─── DATA SECTION

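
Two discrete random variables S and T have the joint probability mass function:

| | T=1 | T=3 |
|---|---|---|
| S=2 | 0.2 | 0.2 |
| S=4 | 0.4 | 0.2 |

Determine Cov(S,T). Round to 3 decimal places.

-0.160

E[S] = 3.2,  E[T] = 1.8
E[ST] = 5.6
Cov(S,T) = E[ST] − E[S]E[T] = 5.6 − (3.2)(1.8) = -0.16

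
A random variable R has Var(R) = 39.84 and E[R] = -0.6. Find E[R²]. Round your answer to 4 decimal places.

40.2000

E[R²] = Var(R) + (E[R])² = 39.84 + (-0.6)² = 40.2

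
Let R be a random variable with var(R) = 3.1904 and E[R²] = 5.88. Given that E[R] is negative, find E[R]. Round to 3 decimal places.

(E[R])² = E[R²] − var(R) = 5.88 − 3.1904 = 2.6896
E[R] = −√2.6896 = -1.64

-1.640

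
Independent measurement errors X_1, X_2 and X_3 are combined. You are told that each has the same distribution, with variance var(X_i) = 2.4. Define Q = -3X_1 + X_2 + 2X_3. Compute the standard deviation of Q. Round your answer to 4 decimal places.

By independence, var(Q) = (-3)²var(X_1) + (1)²var(X_2) + (2)²var(X_3)
= (-3)²·2.4 + (1)²·2.4 + (2)²·2.4 = 33.6
SD(Q) = √33.6 ≈ 5.7966

5.7966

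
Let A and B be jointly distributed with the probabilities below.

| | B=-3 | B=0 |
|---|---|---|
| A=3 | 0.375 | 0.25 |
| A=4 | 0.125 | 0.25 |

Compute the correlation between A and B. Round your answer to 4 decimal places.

0.2582

E[A] = 3.375,  E[B] = -1.5
E[AB] = -4.875
Cov(A,B) = E[AB] − E[A]E[B] = -4.875 − (3.375)(-1.5) = 0.1875
Var(A) = 0.234375,  Var(B) = 2.25
ρ = 0.1875 / √(0.234375·2.25) ≈ 0.2582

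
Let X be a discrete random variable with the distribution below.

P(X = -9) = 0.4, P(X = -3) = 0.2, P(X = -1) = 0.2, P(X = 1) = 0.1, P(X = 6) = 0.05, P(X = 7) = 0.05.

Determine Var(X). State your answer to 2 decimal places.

E[X] = (-9)(0.4) + (-3)(0.2) + (-1)(0.2) + (1)(0.1) + (6)(0.05) + (7)(0.05) = -3.65
E[X²] = (-9)²(0.4) + (-3)²(0.2) + (-1)²(0.2) + (1)²(0.1) + (6)²(0.05) + (7)²(0.05) = 38.75
Var(X) = E[X²] − (E[X])² = 38.75 − (-3.65)² = 25.4275

25.43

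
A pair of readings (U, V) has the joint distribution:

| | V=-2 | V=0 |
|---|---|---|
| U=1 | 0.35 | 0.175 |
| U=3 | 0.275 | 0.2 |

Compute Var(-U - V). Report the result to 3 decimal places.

2.110

E[U] = 1.95,  E[V] = -1.25,  E[UV] = -2.35
Var(U) = 4.8 − (1.95)² = 0.9975;  Var(V) = 2.5 − (-1.25)² = 0.9375
Cov(U,V) = -2.35 − (1.95)(-1.25) = 0.0875
Var(-U - V) = (-1)²·0.9975 + (-1)²·0.9375 + 2·(-1)·(-1)·0.0875 = 2.11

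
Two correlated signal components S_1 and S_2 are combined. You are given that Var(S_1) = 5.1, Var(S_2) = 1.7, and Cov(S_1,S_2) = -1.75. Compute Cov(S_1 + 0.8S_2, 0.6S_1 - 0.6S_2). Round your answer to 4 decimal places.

2.4540

Cov(S_1 + 0.8S_2, 0.6S_1 - 0.6S_2) = (1)(0.6)Var(S_1) + (0.8)(-0.6)Var(S_2) + [(1)(-0.6) + (0.8)(0.6)]Cov(S_1,S_2)
= 0.6·5.1 + -0.48·1.7 + -0.12·-1.75 = 2.454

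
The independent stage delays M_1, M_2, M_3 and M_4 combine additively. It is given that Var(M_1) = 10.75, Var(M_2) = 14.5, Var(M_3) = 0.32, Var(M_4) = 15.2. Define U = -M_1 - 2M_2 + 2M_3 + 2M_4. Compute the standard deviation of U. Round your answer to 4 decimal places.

By independence, Var(U) = (-1)²Var(M_1) + (-2)²Var(M_2) + (2)²Var(M_3) + (2)²Var(M_4)
= (-1)²·10.75 + (-2)²·14.5 + (2)²·0.32 + (2)²·15.2 = 130.83
σ(U) = √130.83 ≈ 11.4381

11.4381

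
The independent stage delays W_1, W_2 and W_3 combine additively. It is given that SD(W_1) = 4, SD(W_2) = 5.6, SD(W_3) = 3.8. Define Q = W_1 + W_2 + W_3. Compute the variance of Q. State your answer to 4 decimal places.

61.8000

V(W_1) = 16, V(W_2) = 31.36, V(W_3) = 14.44
By independence, V(Q) = (1)²V(W_1) + (1)²V(W_2) + (1)²V(W_3)
= (1)²·16 + (1)²·31.36 + (1)²·14.44 = 61.8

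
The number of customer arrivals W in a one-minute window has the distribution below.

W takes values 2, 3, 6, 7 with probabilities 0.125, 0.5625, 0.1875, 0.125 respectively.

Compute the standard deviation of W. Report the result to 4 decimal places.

1.7128

E[W] = (2)(0.125) + (3)(0.5625) + (6)(0.1875) + (7)(0.125) = 3.9375
E[W²] = (2)²(0.125) + (3)²(0.5625) + (6)²(0.1875) + (7)²(0.125) = 18.4375
Var(W) = E[W²] − (E[W])² = 18.4375 − (3.9375)² = 2.93359375
sd(W) = √2.93359375 ≈ 1.7128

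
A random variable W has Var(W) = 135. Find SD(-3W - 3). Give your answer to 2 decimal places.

34.86

Var(-3W - 3) = (-3)²·135 = 1215
SD(-3W - 3) = √1215 ≈ 34.86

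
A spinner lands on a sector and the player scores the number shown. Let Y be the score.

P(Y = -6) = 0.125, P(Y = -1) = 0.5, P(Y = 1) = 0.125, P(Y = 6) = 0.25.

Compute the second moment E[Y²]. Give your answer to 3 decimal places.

E[Y²] = (-6)²(0.125) + (-1)²(0.5) + (1)²(0.125) + (6)²(0.25) = 14.125

14.125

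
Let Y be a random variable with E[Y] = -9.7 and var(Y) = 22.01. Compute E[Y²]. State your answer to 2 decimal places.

E[Y²] = var(Y) + (E[Y])² = 22.01 + (-9.7)² = 116.1

116.10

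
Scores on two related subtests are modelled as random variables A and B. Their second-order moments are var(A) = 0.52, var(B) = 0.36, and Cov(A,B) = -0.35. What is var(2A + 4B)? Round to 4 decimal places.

var(2A + 4B) = (2)²·var(A) + (4)²·var(B) + 2·(2)·(4)·Cov(A,B)
= 4·0.52 + 16·0.36 + 16·-0.35 = 2.24

2.2400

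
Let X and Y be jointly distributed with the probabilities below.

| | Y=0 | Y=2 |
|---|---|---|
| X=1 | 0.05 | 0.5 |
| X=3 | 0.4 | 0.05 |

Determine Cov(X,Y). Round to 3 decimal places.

E[X] = 1.9,  E[Y] = 1.1
E[XY] = 1.3
Cov(X,Y) = E[XY] − E[X]E[Y] = 1.3 − (1.9)(1.1) = -0.79

-0.790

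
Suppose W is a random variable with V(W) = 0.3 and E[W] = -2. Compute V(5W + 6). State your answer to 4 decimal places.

V(5W + 6) = (5)²·V(W) = 25·0.3 = 7.5

7.5000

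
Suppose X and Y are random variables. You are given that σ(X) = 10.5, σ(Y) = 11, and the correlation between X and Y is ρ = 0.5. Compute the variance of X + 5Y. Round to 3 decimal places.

3712.750

Var(X) = (10.5)² = 110.25;  Var(Y) = (11)² = 121
Cov(X,Y) = ρ·σ(X)·σ(Y) = 0.5·10.5·11 = 57.75
Var(X + 5Y) = (1)²·Var(X) + (5)²·Var(Y) + 2·(1)·(5)·Cov(X,Y)
= 1·110.25 + 25·121 + 10·57.75 = 3712.75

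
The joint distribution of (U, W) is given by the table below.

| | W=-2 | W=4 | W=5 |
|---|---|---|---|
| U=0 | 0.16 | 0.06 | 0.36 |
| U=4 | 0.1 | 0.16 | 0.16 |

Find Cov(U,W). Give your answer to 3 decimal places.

-0.013

E[U] = 1.68,  E[W] = 2.96
E[UW] = 4.96
Cov(U,W) = E[UW] − E[U]E[W] = 4.96 − (1.68)(2.96) = -0.0128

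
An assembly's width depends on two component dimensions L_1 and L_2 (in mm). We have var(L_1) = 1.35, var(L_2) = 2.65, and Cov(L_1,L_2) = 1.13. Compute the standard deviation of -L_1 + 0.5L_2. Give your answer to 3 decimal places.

var(-L_1 + 0.5L_2) = (-1)²·var(L_1) + (0.5)²·var(L_2) + 2·(-1)·(0.5)·Cov(L_1,L_2)
= 1·1.35 + 0.25·2.65 + -1·1.13 = 0.8825
sd(-L_1 + 0.5L_2) = √0.8825 ≈ 0.939

0.939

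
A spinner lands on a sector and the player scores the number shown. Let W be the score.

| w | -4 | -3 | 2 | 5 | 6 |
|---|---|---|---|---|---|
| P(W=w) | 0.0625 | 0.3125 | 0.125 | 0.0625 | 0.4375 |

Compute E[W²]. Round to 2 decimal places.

E[W²] = (-4)²(0.0625) + (-3)²(0.3125) + (2)²(0.125) + (5)²(0.0625) + (6)²(0.4375) = 21.625

21.63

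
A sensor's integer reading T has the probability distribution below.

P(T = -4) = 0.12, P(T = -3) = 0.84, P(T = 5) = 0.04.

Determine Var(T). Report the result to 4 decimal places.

2.6400

E[T] = (-4)(0.12) + (-3)(0.84) + (5)(0.04) = -2.8
E[T²] = (-4)²(0.12) + (-3)²(0.84) + (5)²(0.04) = 10.48
Var(T) = E[T²] − (E[T])² = 10.48 − (-2.8)² = 2.64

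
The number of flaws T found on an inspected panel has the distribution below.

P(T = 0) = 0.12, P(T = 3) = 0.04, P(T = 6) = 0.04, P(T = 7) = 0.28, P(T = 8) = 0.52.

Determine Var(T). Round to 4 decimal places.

E[T] = (0)(0.12) + (3)(0.04) + (6)(0.04) + (7)(0.28) + (8)(0.52) = 6.48
E[T²] = (0)²(0.12) + (3)²(0.04) + (6)²(0.04) + (7)²(0.28) + (8)²(0.52) = 48.8
Var(T) = E[T²] − (E[T])² = 48.8 − (6.48)² = 6.8096

6.8096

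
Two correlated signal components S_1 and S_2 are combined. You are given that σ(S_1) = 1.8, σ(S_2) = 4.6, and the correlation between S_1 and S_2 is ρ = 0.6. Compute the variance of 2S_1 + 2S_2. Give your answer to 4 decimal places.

137.3440

Var(S_1) = (1.8)² = 3.24;  Var(S_2) = (4.6)² = 21.16
cov(S_1,S_2) = ρ·σ(S_1)·σ(S_2) = 0.6·1.8·4.6 = 4.968
Var(2S_1 + 2S_2) = (2)²·Var(S_1) + (2)²·Var(S_2) + 2·(2)·(2)·cov(S_1,S_2)
= 4·3.24 + 4·21.16 + 8·4.968 = 137.344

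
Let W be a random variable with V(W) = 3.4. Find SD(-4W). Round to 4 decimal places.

7.3756

V(-4W) = (-4)²·3.4 = 54.4
SD(-4W) = √54.4 ≈ 7.3756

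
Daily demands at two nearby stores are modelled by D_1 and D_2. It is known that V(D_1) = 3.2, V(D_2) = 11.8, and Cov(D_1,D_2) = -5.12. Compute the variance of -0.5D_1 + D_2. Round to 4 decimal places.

17.7200

V(-0.5D_1 + D_2) = (-0.5)²·V(D_1) + (1)²·V(D_2) + 2·(-0.5)·(1)·Cov(D_1,D_2)
= 0.25·3.2 + 1·11.8 + -1·-5.12 = 17.72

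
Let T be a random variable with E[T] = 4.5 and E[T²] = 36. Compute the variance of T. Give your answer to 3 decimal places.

15.750

var(T) = 36 − (4.5)² = 15.75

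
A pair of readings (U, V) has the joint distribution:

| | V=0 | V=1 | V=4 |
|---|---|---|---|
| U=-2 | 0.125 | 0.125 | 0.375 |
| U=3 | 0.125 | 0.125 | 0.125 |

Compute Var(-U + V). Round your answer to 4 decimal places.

E[U] = -0.125,  E[V] = 2.25,  E[UV] = -1.375
Var(U) = 5.875 − (-0.125)² = 5.859375;  Var(V) = 8.25 − (2.25)² = 3.1875
cov(U,V) = -1.375 − (-0.125)(2.25) = -1.09375
Var(-U + V) = (-1)²·5.859375 + (1)²·3.1875 + 2·(-1)·(1)·-1.09375 = 11.234375

11.2344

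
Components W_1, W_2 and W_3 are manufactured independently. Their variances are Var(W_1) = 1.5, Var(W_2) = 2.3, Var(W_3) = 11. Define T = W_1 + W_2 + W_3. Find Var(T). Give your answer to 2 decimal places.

14.80

By independence, Var(T) = (1)²Var(W_1) + (1)²Var(W_2) + (1)²Var(W_3)
= (1)²·1.5 + (1)²·2.3 + (1)²·11 = 14.8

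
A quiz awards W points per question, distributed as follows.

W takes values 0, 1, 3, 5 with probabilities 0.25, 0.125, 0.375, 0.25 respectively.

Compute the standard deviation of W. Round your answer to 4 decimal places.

E[W] = (0)(0.25) + (1)(0.125) + (3)(0.375) + (5)(0.25) = 2.5
E[W²] = (0)²(0.25) + (1)²(0.125) + (3)²(0.375) + (5)²(0.25) = 9.75
Var(W) = E[W²] − (E[W])² = 9.75 − (2.5)² = 3.5
SD(W) = √3.5 ≈ 1.8708

1.8708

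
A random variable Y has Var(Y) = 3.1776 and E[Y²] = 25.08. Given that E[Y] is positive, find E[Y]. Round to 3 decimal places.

(E[Y])² = E[Y²] − Var(Y) = 25.08 − 3.1776 = 21.9024
E[Y] = √21.9024 = 4.68

4.680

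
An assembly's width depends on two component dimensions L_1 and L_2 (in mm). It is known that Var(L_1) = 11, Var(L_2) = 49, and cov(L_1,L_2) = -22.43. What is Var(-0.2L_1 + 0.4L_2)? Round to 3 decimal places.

Var(-0.2L_1 + 0.4L_2) = (-0.2)²·Var(L_1) + (0.4)²·Var(L_2) + 2·(-0.2)·(0.4)·cov(L_1,L_2)
= 0.04·11 + 0.16·49 + -0.16·-22.43 = 11.8688

11.869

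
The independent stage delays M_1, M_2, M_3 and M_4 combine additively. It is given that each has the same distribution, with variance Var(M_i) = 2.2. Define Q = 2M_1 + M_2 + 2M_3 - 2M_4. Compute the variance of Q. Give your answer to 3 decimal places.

28.600

By independence, Var(Q) = (2)²Var(M_1) + (1)²Var(M_2) + (2)²Var(M_3) + (-2)²Var(M_4)
= (2)²·2.2 + (1)²·2.2 + (2)²·2.2 + (-2)²·2.2 = 28.6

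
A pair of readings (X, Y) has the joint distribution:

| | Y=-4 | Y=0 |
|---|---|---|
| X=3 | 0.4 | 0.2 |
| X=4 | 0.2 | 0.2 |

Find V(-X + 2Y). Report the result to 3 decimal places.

E[X] = 3.4,  E[Y] = -2.4,  E[XY] = -8
V(X) = 11.8 − (3.4)² = 0.24;  V(Y) = 9.6 − (-2.4)² = 3.84
Cov(X,Y) = -8 − (3.4)(-2.4) = 0.16
V(-X + 2Y) = (-1)²·0.24 + (2)²·3.84 + 2·(-1)·(2)·0.16 = 14.96

14.960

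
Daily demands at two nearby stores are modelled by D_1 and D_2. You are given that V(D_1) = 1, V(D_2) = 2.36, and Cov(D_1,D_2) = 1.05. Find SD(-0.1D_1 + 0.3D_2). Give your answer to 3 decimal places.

V(-0.1D_1 + 0.3D_2) = (-0.1)²·V(D_1) + (0.3)²·V(D_2) + 2·(-0.1)·(0.3)·Cov(D_1,D_2)
= 0.01·1 + 0.09·2.36 + -0.06·1.05 = 0.1594
SD(-0.1D_1 + 0.3D_2) = √0.1594 ≈ 0.399

0.399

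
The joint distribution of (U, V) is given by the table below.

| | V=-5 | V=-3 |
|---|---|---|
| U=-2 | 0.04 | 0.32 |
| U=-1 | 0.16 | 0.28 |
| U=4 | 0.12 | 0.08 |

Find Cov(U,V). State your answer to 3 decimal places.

E[U] = -0.36,  E[V] = -3.64
E[UV] = 0.6
Cov(U,V) = E[UV] − E[U]E[V] = 0.6 − (-0.36)(-3.64) = -0.7104

-0.710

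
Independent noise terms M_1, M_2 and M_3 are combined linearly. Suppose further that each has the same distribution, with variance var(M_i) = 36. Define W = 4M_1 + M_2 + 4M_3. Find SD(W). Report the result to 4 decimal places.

34.4674

By independence, var(W) = (4)²var(M_1) + (1)²var(M_2) + (4)²var(M_3)
= (4)²·36 + (1)²·36 + (4)²·36 = 1188
SD(W) = √1188 ≈ 34.4674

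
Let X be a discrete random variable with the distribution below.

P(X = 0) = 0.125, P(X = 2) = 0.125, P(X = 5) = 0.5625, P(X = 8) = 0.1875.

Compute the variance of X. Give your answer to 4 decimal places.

E[X] = (0)(0.125) + (2)(0.125) + (5)(0.5625) + (8)(0.1875) = 4.5625
E[X²] = (0)²(0.125) + (2)²(0.125) + (5)²(0.5625) + (8)²(0.1875) = 26.5625
var(X) = E[X²] − (E[X])² = 26.5625 − (4.5625)² = 5.74609375

5.7461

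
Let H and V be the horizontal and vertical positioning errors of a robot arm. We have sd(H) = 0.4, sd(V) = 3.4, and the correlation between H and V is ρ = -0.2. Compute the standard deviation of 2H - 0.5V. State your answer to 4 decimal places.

Var(H) = (0.4)² = 0.16;  Var(V) = (3.4)² = 11.56
Cov(H,V) = ρ·sd(H)·sd(V) = -0.2·0.4·3.4 = -0.272
Var(2H - 0.5V) = (2)²·Var(H) + (-0.5)²·Var(V) + 2·(2)·(-0.5)·Cov(H,V)
= 4·0.16 + 0.25·11.56 + -2·-0.272 = 4.074
sd(2H - 0.5V) = √4.074 ≈ 2.0184

2.0184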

──────

TASK BRIEF: Return each line from the records that includes the word "spinner".

ANSWER AREA:
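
A spinner lands on a sector and the player scores the number shown. Let Y be the score.
A spinner lands on a sector and the player scores the number shown. Let W be the score.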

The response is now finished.